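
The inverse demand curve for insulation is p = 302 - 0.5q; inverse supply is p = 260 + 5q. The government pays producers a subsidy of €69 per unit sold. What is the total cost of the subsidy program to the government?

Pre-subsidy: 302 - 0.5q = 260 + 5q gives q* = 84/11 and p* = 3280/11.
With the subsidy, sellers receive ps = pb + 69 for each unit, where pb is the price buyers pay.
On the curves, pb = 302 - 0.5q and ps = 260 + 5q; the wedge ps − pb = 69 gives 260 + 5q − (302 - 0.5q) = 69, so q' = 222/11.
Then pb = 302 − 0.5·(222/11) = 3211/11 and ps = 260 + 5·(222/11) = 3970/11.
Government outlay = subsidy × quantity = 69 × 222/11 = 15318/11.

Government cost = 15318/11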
_ _ _
(Aim of the task):
Every entry above must appear again in the reply, exactly as it stands.

(Exercise output):
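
The inverse demand curve for insulation is p = 302 - 0.5q; inverse supply is p = 260 + 5q. The government pays producers a subsidy of €69 per unit sold. What is the total cost of the subsidy program to the government?

Pre-subsidy: 302 - 0.5q = 260 + 5q gives q* = 84/11 and p* = 3280/11.
With the subsidy, sellers receive ps = pb + 69 for each unit, where pb is the price buyers pay.
On the curves, pb = 302 - 0.5q and ps = 260 + 5q; the wedge ps − pb = 69 gives 260 + 5q − (302 - 0.5q) = 69, so q' = 222/11.
Then pb = 302 − 0.5·(222/11) = 3211/11 and ps = 260 + 5·(222/11) = 3970/11.
Government outlay = subsidy × quantity = 69 × 222/11 = 15318/11.

Government cost = 15318/11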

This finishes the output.